● **Problem**
Transcribe the listing below only from the line with "from B: W 13, U 4, C 17, F 6, L 11" up to and including the line with "from L: W 24, U 15, C 20, B 11, F 12".

● **Records supplied**
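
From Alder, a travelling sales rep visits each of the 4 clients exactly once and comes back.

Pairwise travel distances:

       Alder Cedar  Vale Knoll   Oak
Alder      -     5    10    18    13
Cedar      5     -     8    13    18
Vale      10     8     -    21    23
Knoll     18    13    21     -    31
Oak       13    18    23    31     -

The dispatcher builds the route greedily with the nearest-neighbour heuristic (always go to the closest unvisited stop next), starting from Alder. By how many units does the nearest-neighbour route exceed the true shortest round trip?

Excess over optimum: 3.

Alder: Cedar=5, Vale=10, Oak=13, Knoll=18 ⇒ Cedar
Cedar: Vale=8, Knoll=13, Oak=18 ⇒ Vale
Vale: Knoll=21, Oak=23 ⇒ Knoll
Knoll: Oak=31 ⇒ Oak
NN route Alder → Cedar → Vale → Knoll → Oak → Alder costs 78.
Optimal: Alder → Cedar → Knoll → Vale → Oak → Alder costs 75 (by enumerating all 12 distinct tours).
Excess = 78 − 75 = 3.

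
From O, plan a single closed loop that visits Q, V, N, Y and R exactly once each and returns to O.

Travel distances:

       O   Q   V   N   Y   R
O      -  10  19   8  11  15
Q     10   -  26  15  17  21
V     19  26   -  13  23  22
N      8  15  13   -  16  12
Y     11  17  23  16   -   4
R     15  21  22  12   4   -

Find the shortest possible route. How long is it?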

--

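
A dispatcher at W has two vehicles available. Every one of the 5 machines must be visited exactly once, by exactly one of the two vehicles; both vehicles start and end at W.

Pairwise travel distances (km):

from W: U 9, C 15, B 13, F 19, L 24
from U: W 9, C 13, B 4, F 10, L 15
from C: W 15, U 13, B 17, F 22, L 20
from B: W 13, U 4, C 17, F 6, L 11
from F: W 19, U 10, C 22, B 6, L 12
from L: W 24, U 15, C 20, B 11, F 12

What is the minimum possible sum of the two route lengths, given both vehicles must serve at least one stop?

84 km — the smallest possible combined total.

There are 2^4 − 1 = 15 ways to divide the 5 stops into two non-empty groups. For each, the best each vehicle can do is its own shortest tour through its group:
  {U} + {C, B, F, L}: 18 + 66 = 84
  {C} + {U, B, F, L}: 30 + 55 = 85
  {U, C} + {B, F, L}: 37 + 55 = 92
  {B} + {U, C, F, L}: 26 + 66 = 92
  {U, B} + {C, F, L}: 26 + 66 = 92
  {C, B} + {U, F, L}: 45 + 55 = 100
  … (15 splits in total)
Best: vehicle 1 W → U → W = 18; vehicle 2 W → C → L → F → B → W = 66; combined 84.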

● **Response below**
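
from B: W 13, U 4, C 17, F 6, L 11
from F: W 19, U 10, C 22, B 6, L 12
from L: W 24, U 15, C 20, B 11, F 12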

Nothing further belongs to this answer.